What you should do
In your answer, transcribe all of the data exactly.

Records drawn from a dataset:
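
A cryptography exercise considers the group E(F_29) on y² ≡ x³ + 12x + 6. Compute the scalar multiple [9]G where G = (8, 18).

(26, 28)

Repeated addition: build up to 9G.
2G: tangent at (8, 18): λ = (3·8² + 12)/(2·18) ≡ 1/7. 7⁻¹ ≡ 25 (mod 29) since 7·25 = 175 ≡ 1, so λ ≡ 1·25 ≡ 25.
  x = λ² - 8 - 8 = 625 - 16 ≡ 0; y = λ·(8 - 0) - 18 ≡ 8. → (0, 8)
3G: (0, 8) + (8, 18). λ = (18 - 8)/(8 - 0) ≡ 10/8 mod 29. 8⁻¹ ≡ 11 (mod 29), so λ ≡ 23.
  x = λ² - 0 - 8 = 529 - 8 ≡ 28; y = λ·(0 - 28) - 8 ≡ 15. → (28, 15)
4G: (28, 15) + (8, 18). λ = (18 - 15)/(8 - 28) ≡ 3/9 mod 29. 9⁻¹ ≡ 13 (mod 29), so λ ≡ 10.
  x = λ² - 28 - 8 = 100 - 36 ≡ 6; y = λ·(28 - 6) - 15 ≡ 2. → (6, 2)
5G: (6, 2) + (8, 18). λ = (18 - 2)/(8 - 6) ≡ 16/2 mod 29. 2⁻¹ ≡ 15 (mod 29), so λ ≡ 8.
  x = λ² - 6 - 8 = 64 - 14 ≡ 21; y = λ·(6 - 21) - 2 ≡ 23. → (21, 23)
6G: (21, 23) + (8, 18). λ = (18 - 23)/(8 - 21) ≡ 24/16 mod 29. 16⁻¹ ≡ 20 (mod 29) since 16·20 = 320 ≡ 1, so λ ≡ 16.
  x = λ² - 21 - 8 = 256 - 29 ≡ 24; y = λ·(21 - 24) - 23 ≡ 16. → (24, 16)
7G: (24, 16) + (8, 18). λ = (18 - 16)/(8 - 24) ≡ 2/13 mod 29. 13⁻¹ ≡ 9 (mod 29) since 13·9 = 117 ≡ 1, so λ ≡ 18.
  x = λ² - 24 - 8 = 324 - 32 ≡ 2; y = λ·(24 - 2) - 16 ≡ 3. → (2, 3)
8G: (2, 3) + (8, 18). λ = (18 - 3)/(8 - 2) ≡ 15/6 mod 29. 6⁻¹ ≡ 5 (mod 29) since 6·5 = 30 ≡ 1, so λ ≡ 17.
  x = λ² - 2 - 8 = 289 - 10 ≡ 18; y = λ·(2 - 18) - 3 ≡ 15. → (18, 15)
9G: (18, 15) + (8, 18). λ = (18 - 15)/(8 - 18) ≡ 3/19 mod 29. 19⁻¹ ≡ 26 (mod 29), so λ ≡ 20.
  x = λ² - 18 - 8 = 400 - 26 ≡ 26; y = λ·(18 - 26) - 15 ≡ 28. → (26, 28)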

Worked solution
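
A cryptography exercise considers the group E(F_29) on y² ≡ x³ + 12x + 6. Compute the scalar multiple [9]G where G = (8, 18).

(26, 28)

Repeated addition: build up to 9G.
2G: tangent at (8, 18): λ = (3·8² + 12)/(2·18) ≡ 1/7. 7⁻¹ ≡ 25 (mod 29) since 7·25 = 175 ≡ 1, so λ ≡ 1·25 ≡ 25.
  x = λ² - 8 - 8 = 625 - 16 ≡ 0; y = λ·(8 - 0) - 18 ≡ 8. → (0, 8)
3G: (0, 8) + (8, 18). λ = (18 - 8)/(8 - 0) ≡ 10/8 mod 29. 8⁻¹ ≡ 11 (mod 29), so λ ≡ 23.
  x = λ² - 0 - 8 = 529 - 8 ≡ 28; y = λ·(0 - 28) - 8 ≡ 15. → (28, 15)
4G: (28, 15) + (8, 18). λ = (18 - 15)/(8 - 28) ≡ 3/9 mod 29. 9⁻¹ ≡ 13 (mod 29), so λ ≡ 10.
  x = λ² - 28 - 8 = 100 - 36 ≡ 6; y = λ·(28 - 6) - 15 ≡ 2. → (6, 2)
5G: (6, 2) + (8, 18). λ = (18 - 2)/(8 - 6) ≡ 16/2 mod 29. 2⁻¹ ≡ 15 (mod 29), so λ ≡ 8.
  x = λ² - 6 - 8 = 64 - 14 ≡ 21; y = λ·(6 - 21) - 2 ≡ 23. → (21, 23)
6G: (21, 23) + (8, 18). λ = (18 - 23)/(8 - 21) ≡ 24/16 mod 29. 16⁻¹ ≡ 20 (mod 29) since 16·20 = 320 ≡ 1, so λ ≡ 16.
  x = λ² - 21 - 8 = 256 - 29 ≡ 24; y = λ·(21 - 24) - 23 ≡ 16. → (24, 16)
7G: (24, 16) + (8, 18). λ = (18 - 16)/(8 - 24) ≡ 2/13 mod 29. 13⁻¹ ≡ 9 (mod 29) since 13·9 = 117 ≡ 1, so λ ≡ 18.
  x = λ² - 24 - 8 = 324 - 32 ≡ 2; y = λ·(24 - 2) - 16 ≡ 3. → (2, 3)
8G: (2, 3) + (8, 18). λ = (18 - 3)/(8 - 2) ≡ 15/6 mod 29. 6⁻¹ ≡ 5 (mod 29) since 6·5 = 30 ≡ 1, so λ ≡ 17.
  x = λ² - 2 - 8 = 289 - 10 ≡ 18; y = λ·(2 - 18) - 3 ≡ 15. → (18, 15)
9G: (18, 15) + (8, 18). λ = (18 - 15)/(8 - 18) ≡ 3/19 mod 29. 19⁻¹ ≡ 26 (mod 29), so λ ≡ 20.
  x = λ² - 18 - 8 = 400 - 26 ≡ 26; y = λ·(18 - 26) - 15 ≡ 28. → (26, 28)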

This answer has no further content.